→ **What this task involves**: Beginning with the very first line, please reproduce the entries exactly through the line containing "Ulis Isles has".

→ **Dataset records**:
====================

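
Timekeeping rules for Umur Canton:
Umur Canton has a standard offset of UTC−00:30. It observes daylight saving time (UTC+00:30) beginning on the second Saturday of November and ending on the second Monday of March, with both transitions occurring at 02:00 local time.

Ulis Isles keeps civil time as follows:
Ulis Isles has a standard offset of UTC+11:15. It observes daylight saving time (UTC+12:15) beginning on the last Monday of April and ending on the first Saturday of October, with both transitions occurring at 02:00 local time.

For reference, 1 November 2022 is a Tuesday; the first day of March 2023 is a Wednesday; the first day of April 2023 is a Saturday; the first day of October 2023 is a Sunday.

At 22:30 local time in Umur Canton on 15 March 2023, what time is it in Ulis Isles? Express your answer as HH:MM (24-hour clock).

10:15

1 November 2022 is a Tuesday, so the first Saturday is November 5 and the second is November 12.
1 March 2023 is a Wednesday, so the first Monday is March 6 and the second is March 13.
Daylight saving runs 12 November 2022 – 13 March 2023; 15 March 2023 is outside that window, so Umur Canton is on standard time at UTC−00:30.
22:30 Umur Canton + 0h30m = 23:00 UTC.
1 April 2023 is a Saturday, so Mondays fall on 3, 10, 17, 24; the last is April 24.
1 October 2023 is a Sunday, so the first Saturday is October 7.
At the standard offset (UTC+11:15), 23:00 UTC + 11h15m = 10:15 Ulis Isles standard time (rolling into the next day, 16 March 2023).
The standard-time date in Ulis Isles, 16 March 2023, does not fall between 24 April and 7 October, so daylight saving is not in effect and Ulis Isles is at UTC+11:15.
23:00 UTC + 11h15m = 10:15 Ulis Isles (rolling into the next day, 16 March 2023).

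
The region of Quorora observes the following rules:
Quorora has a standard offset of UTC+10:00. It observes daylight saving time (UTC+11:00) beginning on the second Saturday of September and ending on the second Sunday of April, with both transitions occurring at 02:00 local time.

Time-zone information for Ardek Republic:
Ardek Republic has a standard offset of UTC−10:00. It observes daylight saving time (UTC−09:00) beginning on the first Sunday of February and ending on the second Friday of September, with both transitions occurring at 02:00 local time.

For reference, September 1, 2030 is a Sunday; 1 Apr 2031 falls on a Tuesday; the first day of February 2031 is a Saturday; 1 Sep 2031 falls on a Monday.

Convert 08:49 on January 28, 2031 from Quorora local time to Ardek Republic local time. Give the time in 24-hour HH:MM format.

1 September 2030 is a Sunday, so the first Saturday is September 7 and the second is September 14.
1 April 2031 is a Tuesday, so the first Sunday is April 6 and the second is April 13.
January 28, 2031 falls between 14 September 2030 and 13 April 2031, so daylight saving is in effect and Quorora is at UTC+11:00.
08:49 Quorora − 11h = 21:49 UTC (rolling into the previous day, 27 January 2031).
1 February 2031 is a Saturday, so the first Sunday is February 2.
1 September 2031 is a Monday, so the first Friday is September 5 and the second is September 12.
At the standard offset (UTC−10:00), 21:49 UTC − 10h = 11:49 Ardek Republic standard time.
The standard-time date in Ardek Republic, January 27, 2031, does not fall between 2 February and 12 September, so daylight saving is not in effect and Ardek Republic is at UTC−10:00.
21:49 UTC − 10h = 11:49 Ardek Republic.

11:49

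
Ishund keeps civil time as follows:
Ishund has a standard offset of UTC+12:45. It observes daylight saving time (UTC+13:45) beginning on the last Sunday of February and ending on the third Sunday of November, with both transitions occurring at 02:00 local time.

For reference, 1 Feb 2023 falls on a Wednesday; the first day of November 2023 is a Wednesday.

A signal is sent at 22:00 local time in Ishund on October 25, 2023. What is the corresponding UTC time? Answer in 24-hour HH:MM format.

08:15

1 February 2023 is a Wednesday, so Sundays fall on 5, 12, 19, 26; the last is February 26.
1 November 2023 is a Wednesday, so the first Sunday is November 5 and the third is November 19.
October 25, 2023 lies within the daylight-saving period (26 February – 19 November), so Ishund is on daylight time, UTC+13:45.
22:00 local − 13h45m = 08:15 UTC.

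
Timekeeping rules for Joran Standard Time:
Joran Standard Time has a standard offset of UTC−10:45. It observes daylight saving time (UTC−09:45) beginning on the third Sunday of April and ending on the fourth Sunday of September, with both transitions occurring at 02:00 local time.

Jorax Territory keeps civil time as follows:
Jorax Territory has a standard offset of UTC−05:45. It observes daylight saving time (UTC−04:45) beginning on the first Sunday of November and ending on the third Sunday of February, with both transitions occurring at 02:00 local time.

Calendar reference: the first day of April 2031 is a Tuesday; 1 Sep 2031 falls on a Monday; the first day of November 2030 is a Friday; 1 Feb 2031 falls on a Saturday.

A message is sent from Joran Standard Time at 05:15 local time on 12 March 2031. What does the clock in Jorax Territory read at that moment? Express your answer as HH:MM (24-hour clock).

10:15

1 April 2031 is a Tuesday, so the first Sunday is April 6 and the third is April 20.
1 September 2031 is a Monday, so the first Sunday is September 7 and the fourth is September 28.
Daylight saving runs 20 April – 28 September; 12 March 2031 is outside that window, so Joran Standard Time is on standard time at UTC−10:45.
05:15 Joran Standard Time + 10h45m = 16:00 UTC.
1 November 2030 is a Friday, so the first Sunday is November 3.
1 February 2031 is a Saturday, so the first Sunday is February 2 and the third is February 16.
At the standard offset (UTC−05:45), 16:00 UTC − 5h45m = 10:15 Jorax Territory standard time.
The standard-time date in Jorax Territory, 12 March 2031, is outside the daylight-saving period (3 November 2030 – 16 February 2031), so Jorax Territory is on standard time, UTC−05:45.
16:00 UTC − 5h45m = 10:15 Jorax Territory.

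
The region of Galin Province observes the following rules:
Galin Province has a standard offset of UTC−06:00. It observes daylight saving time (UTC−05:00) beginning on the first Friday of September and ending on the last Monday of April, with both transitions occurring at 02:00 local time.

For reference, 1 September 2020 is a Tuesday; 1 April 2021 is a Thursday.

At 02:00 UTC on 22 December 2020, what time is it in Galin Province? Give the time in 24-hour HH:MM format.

21:00

1 September 2020 is a Tuesday, so the first Friday is September 4.
1 April 2021 is a Thursday, so Mondays fall on 5, 12, 19, 26; the last is April 26.
At the standard offset (UTC−06:00), 02:00 UTC − 6h = 20:00 Galin Province standard time (rolling into the previous day, 21 December 2020).
The standard-time date in Galin Province, 21 December 2020, lies within the daylight-saving period (4 September 2020 – 26 April 2021), so Galin Province is on daylight time, UTC−05:00.
02:00 UTC − 5h = 21:00 local (rolling into the previous day, 21 December 2020).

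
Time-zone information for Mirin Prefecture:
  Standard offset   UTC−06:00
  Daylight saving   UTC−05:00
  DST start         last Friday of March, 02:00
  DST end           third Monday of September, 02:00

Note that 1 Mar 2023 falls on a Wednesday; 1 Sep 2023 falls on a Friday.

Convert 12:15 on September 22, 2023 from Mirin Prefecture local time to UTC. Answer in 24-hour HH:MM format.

1 March 2023 is a Wednesday, so Fridays fall on 3, 10, 17, 24, 31; the last is March 31.
1 September 2023 is a Friday, so the first Monday is September 4 and the third is September 18.
September 22, 2023 does not fall between 31 March and 18 September, so daylight saving is not in effect and Mirin Prefecture is at UTC−06:00.
12:15 local + 6h = 18:15 UTC.

18:15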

====================

→ **Answer below**:
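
Timekeeping rules for Umur Canton:
Umur Canton has a standard offset of UTC−00:30. It observes daylight saving time (UTC+00:30) beginning on the second Saturday of November and ending on the second Monday of March, with both transitions occurring at 02:00 local time.

Ulis Isles keeps civil time as follows:
Ulis Isles has a standard offset of UTC+11:15. It observes daylight saving time (UTC+12:15) beginning on the last Monday of April and ending on the first Saturday of October, with both transitions occurring at 02:00 local time.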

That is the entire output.